**Input data:**
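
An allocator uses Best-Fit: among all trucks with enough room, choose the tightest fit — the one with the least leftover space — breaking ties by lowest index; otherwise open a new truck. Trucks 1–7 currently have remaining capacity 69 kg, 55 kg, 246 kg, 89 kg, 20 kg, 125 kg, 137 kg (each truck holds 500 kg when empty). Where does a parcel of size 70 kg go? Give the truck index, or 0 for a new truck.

Trucks with room: truck 3 (246 kg), truck 4 (89 kg), truck 6 (125 kg), truck 7 (137 kg).
Tightest fit is truck 4 with 89 kg free.

4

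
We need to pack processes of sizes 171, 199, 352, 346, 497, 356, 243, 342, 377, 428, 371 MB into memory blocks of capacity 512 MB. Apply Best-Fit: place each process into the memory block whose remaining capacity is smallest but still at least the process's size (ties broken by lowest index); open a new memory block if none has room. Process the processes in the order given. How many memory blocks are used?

memory block 1: place 171 MB, 341 MB left
memory block 1: place 199 MB, 142 MB left
memory block 2: place 352 MB, 160 MB left
memory block 3: place 346 MB, 166 MB left
memory block 4: place 497 MB, 15 MB left
memory block 5: place 356 MB, 156 MB left
memory block 6: place 243 MB, 269 MB left
memory block 7: place 342 MB, 170 MB left
memory block 8: place 377 MB, 135 MB left
memory block 9: place 428 MB, 84 MB left
memory block 10: place 371 MB, 141 MB left
Final memory blocks: [171,199] [352] [346] [497] [356] [243] [342] [377] [428] [371].

10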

**What is needed:**
Retype all the data exactly, line for line.

**Answer space:**
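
An allocator uses Best-Fit: among all trucks with enough room, choose the tightest fit — the one with the least leftover space — breaking ties by lowest index; otherwise open a new truck. Trucks 1–7 currently have remaining capacity 69 kg, 55 kg, 246 kg, 89 kg, 20 kg, 125 kg, 137 kg (each truck holds 500 kg when empty). Where does a parcel of size 70 kg go? Give the truck index, or 0 for a new truck.

Trucks with room: truck 3 (246 kg), truck 4 (89 kg), truck 6 (125 kg), truck 7 (137 kg).
Tightest fit is truck 4 with 89 kg free.

4

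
We need to pack processes of sizes 171, 199, 352, 346, 497, 356, 243, 342, 377, 428, 371 MB into memory blocks of capacity 512 MB. Apply Best-Fit: place each process into the memory block whose remaining capacity is smallest but still at least the process's size (ties broken by lowest index); open a new memory block if none has room. Process the processes in the order given. How many memory blocks are used?

memory block 1: place 171 MB, 341 MB left
memory block 1: place 199 MB, 142 MB left
memory block 2: place 352 MB, 160 MB left
memory block 3: place 346 MB, 166 MB left
memory block 4: place 497 MB, 15 MB left
memory block 5: place 356 MB, 156 MB left
memory block 6: place 243 MB, 269 MB left
memory block 7: place 342 MB, 170 MB left
memory block 8: place 377 MB, 135 MB left
memory block 9: place 428 MB, 84 MB left
memory block 10: place 371 MB, 141 MB left
Final memory blocks: [171,199] [352] [346] [497] [356] [243] [342] [377] [428] [371].

10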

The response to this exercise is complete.